* [Exercise prompt]: Your answer should be the lines of the material that include the word "Consider".

--- Given information Enclosed Below ---

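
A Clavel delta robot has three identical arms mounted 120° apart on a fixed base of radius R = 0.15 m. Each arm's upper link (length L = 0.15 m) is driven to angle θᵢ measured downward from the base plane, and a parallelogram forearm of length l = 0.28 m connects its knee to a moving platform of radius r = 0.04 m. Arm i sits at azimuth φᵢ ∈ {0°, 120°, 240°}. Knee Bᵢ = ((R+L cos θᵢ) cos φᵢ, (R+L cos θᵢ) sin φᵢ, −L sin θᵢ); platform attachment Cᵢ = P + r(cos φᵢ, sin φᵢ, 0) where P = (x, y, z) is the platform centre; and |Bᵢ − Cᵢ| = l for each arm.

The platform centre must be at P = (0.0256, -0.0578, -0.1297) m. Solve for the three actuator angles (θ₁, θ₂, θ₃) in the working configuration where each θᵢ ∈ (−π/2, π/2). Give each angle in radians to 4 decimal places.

θ₁ = -0.0872, θ₂ = 0.7854, θ₃ = -0.2627

φ1=0.0° → target in arm frame (0.0256, -0.0578)
  A=0.0844, B=-0.1297, C=(l²−L²−A²−y'²−z²)/(2L)=0.0954
  γ=atan2(-0.1297,0.0844)=-0.9939;  ψ=arccos(0.6164)=0.9067;  θ1=γ+ψ≈-0.0872
φ2=120.0° → target in arm frame (-0.0629, 0.0067)
  A=0.1729, B=-0.1297, C=(l²−L²−A²−y'²−z²)/(2L)=0.0305
  √(A²+B²)=0.2161;  θ2 = -0.6437+1.4291 ≈ 0.7854
arm 3 (φ=240.0°): x'=0.0373, y'=0.0511
  e−x'=0.0727;  (l²−L²−(e−x')²−y'²−z²)/2L = 0.1039
  √(A²+B²)=0.1487;  θ3 = -1.0597+0.7970 ≈ -0.2627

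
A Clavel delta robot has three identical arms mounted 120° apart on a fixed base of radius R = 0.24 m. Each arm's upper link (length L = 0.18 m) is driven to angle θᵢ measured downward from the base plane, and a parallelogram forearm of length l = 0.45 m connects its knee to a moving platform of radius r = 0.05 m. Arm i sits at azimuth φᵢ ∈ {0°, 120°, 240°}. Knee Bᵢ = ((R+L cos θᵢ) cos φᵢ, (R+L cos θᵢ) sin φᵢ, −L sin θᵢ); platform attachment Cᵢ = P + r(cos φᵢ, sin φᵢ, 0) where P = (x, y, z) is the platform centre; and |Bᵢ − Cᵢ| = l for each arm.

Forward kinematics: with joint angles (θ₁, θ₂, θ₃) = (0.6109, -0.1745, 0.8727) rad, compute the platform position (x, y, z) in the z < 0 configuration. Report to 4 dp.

(-0.0270, 0.1172, -0.3397)

arm 1 at φ=0.0°: e+L cos θ1 = 0.3374;  S1 = (0.3374, 0.0000, -0.1032)
S2 = (0.3673·cos120.0°, 0.3673·sin120.0°, 0.0313) = (-0.1836, 0.3181, 0.0313)
S3 = (0.3057·cos240.0°, 0.3057·sin240.0°, -0.1379) = (-0.1528, -0.2647, -0.1379)
|S₂|²−|S₁|² = 0.0113;  |S₃|²−|S₁|² = -0.0121
[-1.0422 0.6361 0.2690]·P = 0.0113;  [-0.9806 -0.5295 -0.0693]·P = -0.0121
det = 1.1756;  x = 0.0014+0.0837z,  y = 0.0201+-0.2858z
sphere 1 gives Az²+Bz+C=0 with A=1.0887, B=0.1388, C=-0.0785;  B²−4AC=0.3612;  roots -0.3397, 0.2123;  negative root z = -0.3397
x = -0.0270, y = 0.1172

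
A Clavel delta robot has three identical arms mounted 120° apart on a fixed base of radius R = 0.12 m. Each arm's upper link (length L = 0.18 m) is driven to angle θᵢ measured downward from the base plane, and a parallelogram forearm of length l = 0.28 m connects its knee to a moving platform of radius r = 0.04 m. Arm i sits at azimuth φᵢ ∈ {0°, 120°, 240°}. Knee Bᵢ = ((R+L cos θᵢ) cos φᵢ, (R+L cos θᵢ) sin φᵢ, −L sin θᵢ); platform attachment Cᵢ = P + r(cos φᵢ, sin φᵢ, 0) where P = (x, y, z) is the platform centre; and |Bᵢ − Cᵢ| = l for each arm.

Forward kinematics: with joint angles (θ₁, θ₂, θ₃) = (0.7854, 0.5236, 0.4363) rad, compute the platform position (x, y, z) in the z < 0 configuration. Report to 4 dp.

(-0.0422, -0.0096, -0.2541)

φ1=0.0°: virtual centre (0.2073, 0.0000, -0.1273), radius l
S2 = (0.2359·cos120.0°, 0.2359·sin120.0°, -0.0900) = (-0.1179, 0.2043, -0.0900)
S3 = (0.2431·cos240.0°, 0.2431·sin240.0°, -0.0761) = (-0.1216, -0.2106, -0.0761)
subtract pairs → two planes through P
linear system: -0.6504x+0.4086y = 0.0046−0.0746z; -0.6577x+-0.4211y = 0.0057−0.1024z
Cramer: x(z) = -0.0079+0.1350z;  y(z) = -0.0013+0.0324z
sphere 1 gives Az²+Bz+C=0 with A=1.0193, B=0.1964, C=-0.0159;  B²−4AC=0.1034;  roots -0.2541, 0.0614;  negative root z = -0.2541
x = -0.0422, y = -0.0096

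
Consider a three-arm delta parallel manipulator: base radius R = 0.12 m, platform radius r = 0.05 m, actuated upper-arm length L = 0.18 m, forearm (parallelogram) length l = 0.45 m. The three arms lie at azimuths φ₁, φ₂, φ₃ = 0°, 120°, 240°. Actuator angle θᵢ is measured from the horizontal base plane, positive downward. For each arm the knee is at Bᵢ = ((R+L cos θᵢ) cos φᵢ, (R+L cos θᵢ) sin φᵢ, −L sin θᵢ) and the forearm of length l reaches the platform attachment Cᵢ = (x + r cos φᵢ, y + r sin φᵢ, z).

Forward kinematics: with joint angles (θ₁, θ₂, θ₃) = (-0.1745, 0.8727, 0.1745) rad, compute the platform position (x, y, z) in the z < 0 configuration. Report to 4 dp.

O1 = (0.2473·cos0.0°, 0.2473·sin0.0°, 0.0313) = (0.2473, 0.0000, 0.0313)
φ2=120.0°: virtual centre (-0.0928, 0.1608, -0.1379), radius l
O3 = (0.2473·cos240.0°, 0.2473·sin240.0°, -0.0313) = (-0.1236, -0.2141, -0.0313)
subtract pairs → two planes through P
[-0.6802 0.3216 -0.3383]·P = -0.0086;  [-0.7418 -0.4283 -0.1250]·P = 0.0000
det = 0.5299;  x = 0.0070+-0.3493z,  y = -0.0121+0.3131z
quadratic in z: (1.2200)z²+(0.0978)z+(-0.1436)=0, √Δ=0.8429 → z ∈ {-0.3855, 0.3054}; z = -0.3855 (taking z<0)
x = 0.1416, y = -0.1328

(0.1416, -0.1328, -0.3855)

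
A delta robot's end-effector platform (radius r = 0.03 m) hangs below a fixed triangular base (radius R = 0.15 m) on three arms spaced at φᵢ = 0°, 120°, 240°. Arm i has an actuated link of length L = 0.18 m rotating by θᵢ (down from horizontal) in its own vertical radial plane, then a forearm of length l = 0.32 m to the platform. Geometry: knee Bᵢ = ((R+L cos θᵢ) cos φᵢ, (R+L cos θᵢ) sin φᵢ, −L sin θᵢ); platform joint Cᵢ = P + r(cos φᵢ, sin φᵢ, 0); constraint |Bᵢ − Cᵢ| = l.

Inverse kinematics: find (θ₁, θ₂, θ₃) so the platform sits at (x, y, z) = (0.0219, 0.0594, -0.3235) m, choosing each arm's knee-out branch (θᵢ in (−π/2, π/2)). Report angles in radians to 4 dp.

rotate P by −φ1: (0.0219, 0.0594, -0.3235)
  A cos θ + B sin θ = C:  0.0981·cos θ + -0.3235·sin θ = -0.1328
  √(A²+B²)=0.3380;  θ1 = -1.2764+1.9745 ≈ 0.6981
rotate P by −φ2: (0.0405, -0.0487, -0.3235)
  A cos θ + B sin θ = C:  0.0795·cos θ + -0.3235·sin θ = -0.1204
  θ2 = atan2(B,A) + arccos(C/0.3331) = 0.6108
rotate P by −φ3: (-0.0624, -0.0107, -0.3235)
  e−x'=0.1824;  (l²−L²−(e−x')²−y'²−z²)/2L = -0.1890
  √(A²+B²)=0.3714;  θ3 = -1.0574+2.1047 ≈ 1.0473

θ₁ = 0.6981, θ₂ = 0.6108, θ₃ = 1.0473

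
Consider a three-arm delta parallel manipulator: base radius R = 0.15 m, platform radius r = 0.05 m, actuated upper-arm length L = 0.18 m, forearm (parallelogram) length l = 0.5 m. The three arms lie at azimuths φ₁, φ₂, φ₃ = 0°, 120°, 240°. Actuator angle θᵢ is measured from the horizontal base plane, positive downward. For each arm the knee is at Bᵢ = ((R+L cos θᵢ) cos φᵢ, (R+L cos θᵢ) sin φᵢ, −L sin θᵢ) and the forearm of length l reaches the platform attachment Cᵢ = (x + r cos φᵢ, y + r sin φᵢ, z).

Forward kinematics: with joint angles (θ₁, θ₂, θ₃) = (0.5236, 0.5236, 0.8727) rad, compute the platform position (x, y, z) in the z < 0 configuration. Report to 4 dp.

(0.0432, 0.0749, -0.5363)

arm 1 at φ=0.0°: ρ1 = 0.2559;  centre 1 = (0.2559, 0.0000, -0.0900)
φ2=120.0°: virtual centre (-0.1279, 0.2216, -0.0900), radius l
centre 3 = (0.2157·cos240.0°, 0.2157·sin240.0°, -0.1379) = (-0.1078, -0.1868, -0.1379)
subtract pairs → two planes through P
[-0.7677 0.4432 0.0000]·P = 0.0000;  [-0.7275 -0.3736 -0.0958]·P = -0.0080
det = 0.6092;  x = 0.0058+-0.0697z,  y = 0.0101+-0.1207z
into |P−centre ₁|² = l²: 1.0194z² + 0.2124z + -0.1793 = 0;  Δ = 0.7762;  z = -0.5363 or 0.3279 → z<0 root = -0.5363
x = 0.0432, y = 0.0749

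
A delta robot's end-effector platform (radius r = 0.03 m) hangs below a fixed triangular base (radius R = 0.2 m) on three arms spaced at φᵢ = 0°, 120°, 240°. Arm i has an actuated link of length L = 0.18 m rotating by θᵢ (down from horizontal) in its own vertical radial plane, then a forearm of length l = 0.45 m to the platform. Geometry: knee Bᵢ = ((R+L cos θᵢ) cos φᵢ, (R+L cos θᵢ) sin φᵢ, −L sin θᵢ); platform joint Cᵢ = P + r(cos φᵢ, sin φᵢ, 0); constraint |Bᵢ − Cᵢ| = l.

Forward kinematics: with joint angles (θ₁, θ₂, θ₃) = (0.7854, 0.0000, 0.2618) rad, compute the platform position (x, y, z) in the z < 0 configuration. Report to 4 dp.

(-0.0944, 0.0282, -0.3470)

O1 = (0.2973·cos0.0°, 0.2973·sin0.0°, -0.1273) = (0.2973, 0.0000, -0.1273)
φ2=120.0°: virtual centre (-0.1750, 0.3031, 0.0000), radius l
O3 = (0.3439·cos240.0°, 0.3439·sin240.0°, -0.0466) = (-0.1719, -0.2978, -0.0466)
eliminate P² terms by subtracting sphere 1 from 2 and 3
plane₁₂: -0.9446x+0.6062y+0.2546z = 0.0179
Cramer: x(z) = -0.0179+0.2205z;  y(z) = 0.0016-0.0764z
quadratic in z: (1.0544)z²+(0.1153)z+(-0.0869)=0, √Δ=0.6165 → z ∈ {-0.3470, 0.2376}; z = -0.3470 (taking z<0)
x = -0.0944, y = 0.0282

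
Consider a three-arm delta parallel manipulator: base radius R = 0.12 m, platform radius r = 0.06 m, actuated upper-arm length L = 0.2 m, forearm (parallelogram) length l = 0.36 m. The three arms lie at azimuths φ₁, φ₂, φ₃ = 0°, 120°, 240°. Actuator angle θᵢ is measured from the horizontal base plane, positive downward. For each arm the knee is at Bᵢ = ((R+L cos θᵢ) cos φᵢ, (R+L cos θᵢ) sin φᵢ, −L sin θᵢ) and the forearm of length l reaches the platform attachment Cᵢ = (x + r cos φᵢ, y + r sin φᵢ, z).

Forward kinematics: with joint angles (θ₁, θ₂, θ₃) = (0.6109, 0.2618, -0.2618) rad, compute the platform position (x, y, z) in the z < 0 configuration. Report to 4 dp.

S1 = (0.2238·cos0.0°, 0.2238·sin0.0°, -0.1147) = (0.2238, 0.0000, -0.1147)
arm 2 at φ=120.0°: (R−r)+L cos θ2 = 0.2532;  S2 = (-0.1266, 0.2193, -0.0518)
φ3=240.0°: virtual centre (-0.1266, -0.2193, 0.0518), radius l
|S₂|²−|S₁|² = 0.0035;  |S₃|²−|S₁|² = 0.0035
plane₁₂: -0.7008x+0.4385y+0.1259z = 0.0035
det = 0.6147;  x = -0.0050+0.3274z,  y = 0.0000+0.2361z
into |P−S₁|² = l²: 1.1629z² + 0.0796z + -0.0641 = 0;  Δ = 0.3043;  z = -0.2714 or 0.2030 → z<0 root = -0.2714
x = -0.0939, y = -0.0641

(-0.0939, -0.0641, -0.2714)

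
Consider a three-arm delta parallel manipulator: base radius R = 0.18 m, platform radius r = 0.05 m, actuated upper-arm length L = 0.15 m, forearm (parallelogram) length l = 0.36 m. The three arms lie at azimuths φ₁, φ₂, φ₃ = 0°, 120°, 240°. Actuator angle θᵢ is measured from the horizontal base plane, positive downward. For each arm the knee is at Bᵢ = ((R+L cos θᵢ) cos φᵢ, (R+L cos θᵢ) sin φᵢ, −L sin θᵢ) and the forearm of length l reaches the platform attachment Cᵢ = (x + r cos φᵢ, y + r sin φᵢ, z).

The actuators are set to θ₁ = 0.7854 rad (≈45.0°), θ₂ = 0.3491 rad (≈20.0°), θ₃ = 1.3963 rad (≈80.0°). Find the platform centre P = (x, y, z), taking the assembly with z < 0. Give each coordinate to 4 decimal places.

(0.0217, 0.1377, -0.3604)

φ1=0.0°: virtual centre (0.2361, 0.0000, -0.1061), radius l
centre 2 = (0.2710·cos120.0°, 0.2710·sin120.0°, -0.0513) = (-0.1355, 0.2347, -0.0513)
centre 3 = (0.1560·cos240.0°, 0.1560·sin240.0°, -0.1477) = (-0.0780, -0.1351, -0.1477)
|centre ₂|²−|centre ₁|² = 0.0091;  |centre ₃|²−|centre ₁|² = -0.0208
plane₁₂: -0.7431x+0.4693y+0.1095z = 0.0091
Cramer: x(z) = 0.0148-0.0192z;  y(z) = 0.0427-0.2637z
sphere 1 gives Az²+Bz+C=0 with A=1.0699, B=0.1981, C=-0.0675;  B²−4AC=0.3283;  roots -0.3604, 0.1752;  negative root z = -0.3604
x = 0.0217, y = 0.1377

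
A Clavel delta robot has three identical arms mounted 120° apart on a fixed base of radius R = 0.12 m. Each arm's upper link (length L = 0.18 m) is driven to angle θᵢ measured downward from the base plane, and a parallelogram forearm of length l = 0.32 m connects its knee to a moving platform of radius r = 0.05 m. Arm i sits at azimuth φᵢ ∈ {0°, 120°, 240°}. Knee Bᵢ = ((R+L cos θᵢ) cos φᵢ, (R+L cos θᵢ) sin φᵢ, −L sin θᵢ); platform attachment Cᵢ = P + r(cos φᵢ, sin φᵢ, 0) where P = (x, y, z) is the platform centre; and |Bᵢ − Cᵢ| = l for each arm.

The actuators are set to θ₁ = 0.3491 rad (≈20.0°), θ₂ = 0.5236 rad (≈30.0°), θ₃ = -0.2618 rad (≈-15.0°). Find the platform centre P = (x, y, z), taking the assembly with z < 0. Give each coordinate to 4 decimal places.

(-0.0229, -0.0790, -0.2275)

φ1=0.0°: virtual centre (0.2391, 0.0000, -0.0616), radius l
centre 2 = (0.2259·cos120.0°, 0.2259·sin120.0°, -0.0900) = (-0.1129, 0.1956, -0.0900)
centre 3 = (0.2439·cos240.0°, 0.2439·sin240.0°, 0.0466) = (-0.1219, -0.2112, 0.0466)
|centre ₂|²−|centre ₁|² = -0.0019;  |centre ₃|²−|centre ₁|² = 0.0007
plane₁₂: -0.7042x+0.3912y+-0.0569z = -0.0019
Cramer: x(z) = 0.0009+0.1045z;  y(z) = -0.0031+0.3334z
quadratic in z: (1.1221)z²+(0.0713)z+(-0.0418)=0, √Δ=0.4392 → z ∈ {-0.2275, 0.1639}; z = -0.2275 (taking z<0)
x = -0.0229, y = -0.0790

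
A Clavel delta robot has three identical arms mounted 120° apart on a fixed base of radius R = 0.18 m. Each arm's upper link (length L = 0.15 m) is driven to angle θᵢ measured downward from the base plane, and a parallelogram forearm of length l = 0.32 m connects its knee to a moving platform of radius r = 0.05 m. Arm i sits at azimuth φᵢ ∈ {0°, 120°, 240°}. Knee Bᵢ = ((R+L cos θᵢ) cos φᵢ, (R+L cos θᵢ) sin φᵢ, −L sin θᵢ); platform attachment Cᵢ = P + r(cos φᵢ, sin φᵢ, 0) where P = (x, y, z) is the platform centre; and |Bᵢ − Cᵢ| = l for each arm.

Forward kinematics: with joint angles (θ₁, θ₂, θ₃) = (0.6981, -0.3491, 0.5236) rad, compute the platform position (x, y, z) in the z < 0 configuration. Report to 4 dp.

arm 1 at φ=0.0°: ρ1 = 0.2449;  O1 = (0.2449, 0.0000, -0.0964)
arm 2 at φ=120.0°: ρ2 = 0.2710;  O2 = (-0.1355, 0.2347, 0.0513)
arm 3 at φ=240.0°: ρ3 = 0.2599;  O3 = (-0.1300, -0.2251, -0.0750)
subtract pairs → two planes through P
plane₁₂: -0.7608x+0.4693y+0.2954z = 0.0068
det = 0.6943;  x = -0.0070+0.2205z,  y = 0.0030+-0.2721z
quadratic in z: (1.1227)z²+(0.0801)z+(-0.0296)=0, √Δ=0.3734 → z ∈ {-0.2020, 0.1306}; z = -0.2020 (taking z<0)
x = -0.0516, y = 0.0580

(-0.0516, 0.0580, -0.2020)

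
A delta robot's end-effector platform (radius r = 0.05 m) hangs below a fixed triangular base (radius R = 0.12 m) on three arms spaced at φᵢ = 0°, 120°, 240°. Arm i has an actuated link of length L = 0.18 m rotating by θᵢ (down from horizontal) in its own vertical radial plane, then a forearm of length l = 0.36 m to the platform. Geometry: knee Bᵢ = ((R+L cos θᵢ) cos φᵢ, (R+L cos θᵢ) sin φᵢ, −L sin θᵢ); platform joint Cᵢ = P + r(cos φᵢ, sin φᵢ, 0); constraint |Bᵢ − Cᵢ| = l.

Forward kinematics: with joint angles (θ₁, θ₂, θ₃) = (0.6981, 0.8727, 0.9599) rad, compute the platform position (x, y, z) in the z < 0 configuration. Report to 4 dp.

arm 1 at φ=0.0°: (R−r)+L cos θ1 = 0.2079;  S1 = (0.2079, 0.0000, -0.1157)
arm 2 at φ=120.0°: (R−r)+L cos θ2 = 0.1857;  S2 = (-0.0928, 0.1608, -0.1379)
φ3=240.0°: virtual centre (-0.0866, -0.1500, -0.1474), radius l
|S₂|²−|S₁|² = -0.0031;  |S₃|²−|S₁|² = -0.0049
[-0.6015 0.3216 -0.0444]·P = -0.0031;  [-0.5890 -0.3001 -0.0635]·P = -0.0049
det = 0.3699;  x = 0.0067+-0.0912z,  y = 0.0029+-0.0326z
quadratic in z: (1.0094)z²+(0.2679)z+(-0.0757)=0, √Δ=0.6145 → z ∈ {-0.4371, 0.1717}; z = -0.4371 (taking z<0)
x = 0.0466, y = 0.0172

(0.0466, 0.0172, -0.4371)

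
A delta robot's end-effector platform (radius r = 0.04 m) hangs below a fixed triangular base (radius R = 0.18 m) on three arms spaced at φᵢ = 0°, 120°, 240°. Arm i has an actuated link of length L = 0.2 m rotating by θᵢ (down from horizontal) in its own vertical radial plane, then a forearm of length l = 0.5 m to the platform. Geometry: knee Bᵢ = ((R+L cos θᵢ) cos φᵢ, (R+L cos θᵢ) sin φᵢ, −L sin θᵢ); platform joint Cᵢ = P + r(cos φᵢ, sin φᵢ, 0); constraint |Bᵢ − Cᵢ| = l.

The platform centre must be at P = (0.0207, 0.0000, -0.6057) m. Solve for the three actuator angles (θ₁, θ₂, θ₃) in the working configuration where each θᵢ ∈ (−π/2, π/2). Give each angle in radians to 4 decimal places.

θ₁ = 0.9600, θ₂ = 1.0475, θ₃ = 1.0475

rotate P by −φ1: (0.0207, 0.0000, -0.6057)
  A=0.1193, B=-0.6057, C=(l²−L²−A²−y'²−z²)/(2L)=-0.4278
  √(A²+B²)=0.6173;  θ1 = -1.3763+2.3363 ≈ 0.9600
φ2=120.0° → target in arm frame (-0.0103, -0.0179)
  A cos θ + B sin θ = C:  0.1503·cos θ + -0.6057·sin θ = -0.4495
  γ=atan2(-0.6057,0.1503)=-1.3275;  ψ=arccos(-0.7203)=2.3750;  θ2=γ+ψ≈1.0475
rotate P by −φ3: (-0.0104, 0.0179, -0.6057)
  A=0.1503, B=-0.6057, C=(l²−L²−A²−y'²−z²)/(2L)=-0.4495
  θ3 = atan2(B,A) + arccos(C/0.6241) = 1.0475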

--- End of Enclosed Given information ---

* [Exercise answer]:
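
Consider a three-arm delta parallel manipulator: base radius R = 0.12 m, platform radius r = 0.05 m, actuated upper-arm length L = 0.18 m, forearm (parallelogram) length l = 0.45 m. The three arms lie at azimuths φ₁, φ₂, φ₃ = 0°, 120°, 240°. Actuator angle θᵢ is measured from the horizontal base plane, positive downward. For each arm the knee is at Bᵢ = ((R+L cos θᵢ) cos φᵢ, (R+L cos θᵢ) sin φᵢ, −L sin θᵢ) and the forearm of length l reaches the platform attachment Cᵢ = (x + r cos φᵢ, y + r sin φᵢ, z).
Consider a three-arm delta parallel manipulator: base radius R = 0.15 m, platform radius r = 0.05 m, actuated upper-arm length L = 0.18 m, forearm (parallelogram) length l = 0.5 m. The three arms lie at azimuths φ₁, φ₂, φ₃ = 0°, 120°, 240°. Actuator angle θᵢ is measured from the horizontal base plane, positive downward. For each arm the knee is at Bᵢ = ((R+L cos θᵢ) cos φᵢ, (R+L cos θᵢ) sin φᵢ, −L sin θᵢ) and the forearm of length l reaches the platform attachment Cᵢ = (x + r cos φᵢ, y + r sin φᵢ, z).
Consider a three-arm delta parallel manipulator: base radius R = 0.12 m, platform radius r = 0.06 m, actuated upper-arm length L = 0.2 m, forearm (parallelogram) length l = 0.36 m. The three arms lie at azimuths φ₁, φ₂, φ₃ = 0°, 120°, 240°. Actuator angle θᵢ is measured from the horizontal base plane, positive downward. For each arm the knee is at Bᵢ = ((R+L cos θᵢ) cos φᵢ, (R+L cos θᵢ) sin φᵢ, −L sin θᵢ) and the forearm of length l reaches the platform attachment Cᵢ = (x + r cos φᵢ, y + r sin φᵢ, z).
Consider a three-arm delta parallel manipulator: base radius R = 0.18 m, platform radius r = 0.05 m, actuated upper-arm length L = 0.15 m, forearm (parallelogram) length l = 0.36 m. The three arms lie at azimuths φ₁, φ₂, φ₃ = 0°, 120°, 240°. Actuator angle θᵢ is measured from the horizontal base plane, positive downward. For each arm the knee is at Bᵢ = ((R+L cos θᵢ) cos φᵢ, (R+L cos θᵢ) sin φᵢ, −L sin θᵢ) and the forearm of length l reaches the platform attachment Cᵢ = (x + r cos φᵢ, y + r sin φᵢ, z).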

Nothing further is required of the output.